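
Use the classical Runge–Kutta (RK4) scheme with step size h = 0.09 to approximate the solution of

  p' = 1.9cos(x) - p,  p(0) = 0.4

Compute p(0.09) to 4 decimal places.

0.5289

RK4: k1 = f(x_n, p_n); k2 = f(x_n + h/2, p_n + (h/2)·k1); k3 = f(x_n + h/2, p_n + (h/2)·k2); k4 = f(x_n + h, p_n + h·k3); p_{n+1} = p_n + (h/6)·(k1 + 2k2 + 2k3 + k4).
x=0.000000, p=0.400000:
  k1 = f(0.000000, 0.400000) = 1.500000
  k2 = f(0.045000, 0.467500) = 1.430577
  k3 = f(0.045000, 0.464376) = 1.433701
  k4 = f(0.090000, 0.529033) = 1.363277
  p ← 0.400000 + (0.09/6)·(k1 + 2k2 + 2k3 + k4) = 0.528877
p(0.09) ≈ 0.5289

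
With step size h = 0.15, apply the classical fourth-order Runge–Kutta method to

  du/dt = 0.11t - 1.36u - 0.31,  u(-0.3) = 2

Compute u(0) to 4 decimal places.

RK4: k1 = f(t_n, u_n); k2 = f(t_n + h/2, u_n + (h/2)·k1); k3 = f(t_n + h/2, u_n + (h/2)·k2); k4 = f(t_n + h, u_n + h·k3); u_{n+1} = u_n + (h/6)·(k1 + 2k2 + 2k3 + k4).
t=-0.300000, u=2.000000:
  k1 = f(-0.300000, 2.000000) = -3.063000
  k2 = f(-0.225000, 1.770275) = -2.742324
  k3 = f(-0.225000, 1.794326) = -2.775033
  k4 = f(-0.150000, 1.583745) = -2.480393
  u ← 2.000000 + (0.15/6)·(k1 + 2k2 + 2k3 + k4) = 1.585547
t=-0.150000, u=1.585547:
  k1 = f(-0.150000, 1.585547) = -2.482844
  k2 = f(-0.075000, 1.399334) = -2.221344
  k3 = f(-0.075000, 1.418947) = -2.248017
  k4 = f(0.000000, 1.248345) = -2.007749
  u ← 1.585547 + (0.15/6)·(k1 + 2k2 + 2k3 + k4) = 1.249814
u(0) ≈ 1.2498

1.2498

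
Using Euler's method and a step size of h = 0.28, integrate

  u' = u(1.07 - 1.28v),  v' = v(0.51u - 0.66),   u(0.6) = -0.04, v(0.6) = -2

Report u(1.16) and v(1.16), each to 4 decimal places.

Euler on (u,v): u_{n+1} = u_n + h·u', v_{n+1} = v_n + h·v'.
0.600000: (-0.040000, -2.000000); f=(-0.145200, 1.360800) → (-0.080656, -1.618976)
0.880000: (-0.080656, -1.618976); f=(-0.253444, 1.135120) → (-0.151620, -1.301142)
(u(1.16), v(1.16)) ≈ (-0.1516, -1.3011)

-0.1516, -1.3011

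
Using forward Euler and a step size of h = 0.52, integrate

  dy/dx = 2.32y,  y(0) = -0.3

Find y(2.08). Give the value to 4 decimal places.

Euler: y_{n+1} = y_n + h·f(x_n, y_n).
x=0.000000, y=-0.300000: f=-0.696000 → y ← -0.300000 + 0.52·(-0.696000) = -0.661920
x=0.520000, y=-0.661920: f=-1.535654 → y ← -0.661920 + 0.52·(-1.535654) = -1.460460
x=1.040000, y=-1.460460: f=-3.388268 → y ← -1.460460 + 0.52·(-3.388268) = -3.222360
x=1.560000, y=-3.222360: f=-7.475874 → y ← -3.222360 + 0.52·(-7.475874) = -7.109814
y(2.08) ≈ -7.1098

-7.1098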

+ + + + +

What this task involves → Filter the records above and return every line that holds the word "Using".

Solution for this task →
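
Using Euler's method and a step size of h = 0.28, integrate
Using forward Euler and a step size of h = 0.52, integrate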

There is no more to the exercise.